What you give back should match the listing word for word.

── Records to process ──

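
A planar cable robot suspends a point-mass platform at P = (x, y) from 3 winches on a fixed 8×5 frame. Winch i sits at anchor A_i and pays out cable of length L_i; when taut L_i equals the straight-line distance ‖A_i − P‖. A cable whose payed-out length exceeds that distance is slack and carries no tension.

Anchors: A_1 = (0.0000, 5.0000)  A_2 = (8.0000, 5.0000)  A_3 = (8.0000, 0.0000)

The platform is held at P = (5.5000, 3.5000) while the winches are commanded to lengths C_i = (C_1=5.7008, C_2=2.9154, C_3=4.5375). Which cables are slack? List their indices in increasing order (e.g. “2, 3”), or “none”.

3

cable 1: √((-5.5000)²+(1.5000)²)=5.7009, C_1=5.7008: taut
cable 2: √((2.5000)²+(1.5000)²)=2.9155, C_2=2.9154: taut
cable 3: √((2.5000)²+(-3.5000)²)=4.3012, C_3=4.5375: slack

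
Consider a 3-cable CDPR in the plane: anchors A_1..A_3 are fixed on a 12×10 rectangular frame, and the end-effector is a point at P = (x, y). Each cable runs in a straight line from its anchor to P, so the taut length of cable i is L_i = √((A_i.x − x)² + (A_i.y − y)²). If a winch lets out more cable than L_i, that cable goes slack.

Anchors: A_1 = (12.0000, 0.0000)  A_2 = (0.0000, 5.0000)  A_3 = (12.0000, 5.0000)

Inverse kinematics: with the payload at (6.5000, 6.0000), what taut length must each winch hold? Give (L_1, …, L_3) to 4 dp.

L_1: Δ = A_1−P = (5.5000, -6.0000) → ‖Δ‖ = √66.2500 = 8.1394
L_2: Δ = A_2−P = (-6.5000, -1.0000) → ‖Δ‖ = √43.2500 = 6.5765
L_3: Δ = A_3−P = (5.5000, -1.0000) → ‖Δ‖ = √31.2500 = 5.5902

(8.1394, 6.5765, 5.5902)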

───

Answer to the problem »
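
A planar cable robot suspends a point-mass platform at P = (x, y) from 3 winches on a fixed 8×5 frame. Winch i sits at anchor A_i and pays out cable of length L_i; when taut L_i equals the straight-line distance ‖A_i − P‖. A cable whose payed-out length exceeds that distance is slack and carries no tension.

Anchors: A_1 = (0.0000, 5.0000)  A_2 = (8.0000, 5.0000)  A_3 = (8.0000, 0.0000)

The platform is held at P = (5.5000, 3.5000) while the winches are commanded to lengths C_i = (C_1=5.7008, C_2=2.9154, C_3=4.5375). Which cables are slack? List their indices in increasing order (e.g. “2, 3”), or “none”.

3

cable 1: √((-5.5000)²+(1.5000)²)=5.7009, C_1=5.7008: taut
cable 2: √((2.5000)²+(1.5000)²)=2.9155, C_2=2.9154: taut
cable 3: √((2.5000)²+(-3.5000)²)=4.3012, C_3=4.5375: slack

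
Consider a 3-cable CDPR in the plane: anchors A_1..A_3 are fixed on a 12×10 rectangular frame, and the end-effector is a point at P = (x, y). Each cable runs in a straight line from its anchor to P, so the taut length of cable i is L_i = √((A_i.x − x)² + (A_i.y − y)²). If a winch lets out more cable than L_i, that cable goes slack.

Anchors: A_1 = (12.0000, 0.0000)  A_2 = (0.0000, 5.0000)  A_3 = (12.0000, 5.0000)

Inverse kinematics: with the payload at (6.5000, 6.0000), what taut length must each winch hold? Give (L_1, …, L_3) to 4 dp.

L_1: Δ = A_1−P = (5.5000, -6.0000) → ‖Δ‖ = √66.2500 = 8.1394
L_2: Δ = A_2−P = (-6.5000, -1.0000) → ‖Δ‖ = √43.2500 = 6.5765
L_3: Δ = A_3−P = (5.5000, -1.0000) → ‖Δ‖ = √31.2500 = 5.5902

(8.1394, 6.5765, 5.5902)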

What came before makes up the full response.